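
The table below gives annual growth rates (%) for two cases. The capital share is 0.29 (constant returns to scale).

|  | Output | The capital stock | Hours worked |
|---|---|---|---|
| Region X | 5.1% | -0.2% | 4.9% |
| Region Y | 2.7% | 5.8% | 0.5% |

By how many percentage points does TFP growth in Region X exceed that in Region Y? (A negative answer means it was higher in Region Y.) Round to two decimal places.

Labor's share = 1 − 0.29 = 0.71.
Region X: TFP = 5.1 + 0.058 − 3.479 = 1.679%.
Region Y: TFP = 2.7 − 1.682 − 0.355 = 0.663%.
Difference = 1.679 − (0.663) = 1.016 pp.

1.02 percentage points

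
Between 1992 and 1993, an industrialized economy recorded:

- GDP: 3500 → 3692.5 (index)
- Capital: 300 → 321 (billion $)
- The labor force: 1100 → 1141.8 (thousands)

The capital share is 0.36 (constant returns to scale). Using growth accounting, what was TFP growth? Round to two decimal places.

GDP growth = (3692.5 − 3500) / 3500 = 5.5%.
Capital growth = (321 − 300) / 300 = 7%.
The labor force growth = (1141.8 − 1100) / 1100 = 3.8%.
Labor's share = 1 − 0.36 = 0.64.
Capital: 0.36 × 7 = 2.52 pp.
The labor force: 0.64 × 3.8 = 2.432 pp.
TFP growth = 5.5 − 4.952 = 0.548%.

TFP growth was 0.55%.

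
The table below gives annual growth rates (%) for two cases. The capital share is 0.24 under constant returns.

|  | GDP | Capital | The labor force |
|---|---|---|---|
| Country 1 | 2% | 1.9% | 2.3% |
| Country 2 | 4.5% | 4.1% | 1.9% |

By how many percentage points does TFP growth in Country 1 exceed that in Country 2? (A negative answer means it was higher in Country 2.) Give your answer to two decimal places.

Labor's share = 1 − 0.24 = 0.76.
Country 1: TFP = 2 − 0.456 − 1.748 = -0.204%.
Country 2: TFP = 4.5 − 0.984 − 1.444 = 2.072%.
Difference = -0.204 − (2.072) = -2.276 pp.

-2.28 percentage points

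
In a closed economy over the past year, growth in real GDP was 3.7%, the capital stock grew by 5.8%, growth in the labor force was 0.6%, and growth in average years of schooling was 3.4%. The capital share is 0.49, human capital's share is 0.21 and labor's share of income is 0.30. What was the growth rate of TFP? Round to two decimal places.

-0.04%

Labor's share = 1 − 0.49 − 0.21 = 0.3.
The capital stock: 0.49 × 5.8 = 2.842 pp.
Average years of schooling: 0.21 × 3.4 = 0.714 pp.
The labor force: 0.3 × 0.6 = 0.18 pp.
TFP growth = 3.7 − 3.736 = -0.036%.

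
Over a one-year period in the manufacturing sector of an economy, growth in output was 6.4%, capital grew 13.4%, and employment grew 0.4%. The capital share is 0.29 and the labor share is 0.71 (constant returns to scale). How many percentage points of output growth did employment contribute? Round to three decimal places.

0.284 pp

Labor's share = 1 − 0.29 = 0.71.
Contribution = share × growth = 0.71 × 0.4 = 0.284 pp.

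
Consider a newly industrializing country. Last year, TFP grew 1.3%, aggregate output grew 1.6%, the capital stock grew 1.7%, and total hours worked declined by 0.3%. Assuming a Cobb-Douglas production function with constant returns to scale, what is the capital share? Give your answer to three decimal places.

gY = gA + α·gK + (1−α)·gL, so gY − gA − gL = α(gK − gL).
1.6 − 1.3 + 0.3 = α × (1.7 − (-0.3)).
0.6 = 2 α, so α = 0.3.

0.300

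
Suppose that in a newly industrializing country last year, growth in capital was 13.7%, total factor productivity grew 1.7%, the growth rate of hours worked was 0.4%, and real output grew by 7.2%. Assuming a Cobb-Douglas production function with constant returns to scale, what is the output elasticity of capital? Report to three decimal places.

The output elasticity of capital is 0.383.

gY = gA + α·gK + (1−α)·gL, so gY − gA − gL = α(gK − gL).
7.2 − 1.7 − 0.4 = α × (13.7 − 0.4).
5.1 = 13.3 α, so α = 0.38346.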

^^^^^^^^

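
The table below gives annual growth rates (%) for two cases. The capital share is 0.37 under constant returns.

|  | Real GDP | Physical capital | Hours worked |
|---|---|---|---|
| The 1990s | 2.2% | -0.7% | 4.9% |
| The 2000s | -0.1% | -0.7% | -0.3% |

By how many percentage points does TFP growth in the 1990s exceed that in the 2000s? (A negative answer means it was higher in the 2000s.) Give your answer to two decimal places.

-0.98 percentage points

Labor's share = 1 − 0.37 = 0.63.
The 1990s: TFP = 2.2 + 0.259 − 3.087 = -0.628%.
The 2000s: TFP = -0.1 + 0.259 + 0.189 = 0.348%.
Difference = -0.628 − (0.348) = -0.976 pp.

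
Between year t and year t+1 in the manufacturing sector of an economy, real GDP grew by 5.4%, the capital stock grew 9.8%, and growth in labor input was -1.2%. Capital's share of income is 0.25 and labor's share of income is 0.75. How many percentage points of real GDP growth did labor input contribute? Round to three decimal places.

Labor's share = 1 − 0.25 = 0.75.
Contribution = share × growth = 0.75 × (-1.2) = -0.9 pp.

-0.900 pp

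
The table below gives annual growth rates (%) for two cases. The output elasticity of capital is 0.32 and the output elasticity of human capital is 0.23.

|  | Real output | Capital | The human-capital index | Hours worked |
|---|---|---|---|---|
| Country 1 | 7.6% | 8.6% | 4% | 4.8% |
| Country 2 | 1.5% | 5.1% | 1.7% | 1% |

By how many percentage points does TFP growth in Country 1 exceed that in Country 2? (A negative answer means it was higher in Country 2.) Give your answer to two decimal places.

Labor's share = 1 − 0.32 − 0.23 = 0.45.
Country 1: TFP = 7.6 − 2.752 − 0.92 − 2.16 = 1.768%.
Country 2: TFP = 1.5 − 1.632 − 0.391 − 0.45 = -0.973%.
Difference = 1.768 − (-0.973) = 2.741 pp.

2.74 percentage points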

^^^^^^^^

BRIEF →
Reproducing the whole listing above is not the task. Copy exactly only the lines from the one with "0.24 under constant returns." to the one with "4.5% | 4.1% | 1.9% |", both kept.

ANSWER SPACE →
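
The table below gives annual growth rates (%) for two cases. The capital share is 0.24 under constant returns.

|  | GDP | Capital | The labor force |
|---|---|---|---|
| Country 1 | 2% | 1.9% | 2.3% |
| Country 2 | 4.5% | 4.1% | 1.9% |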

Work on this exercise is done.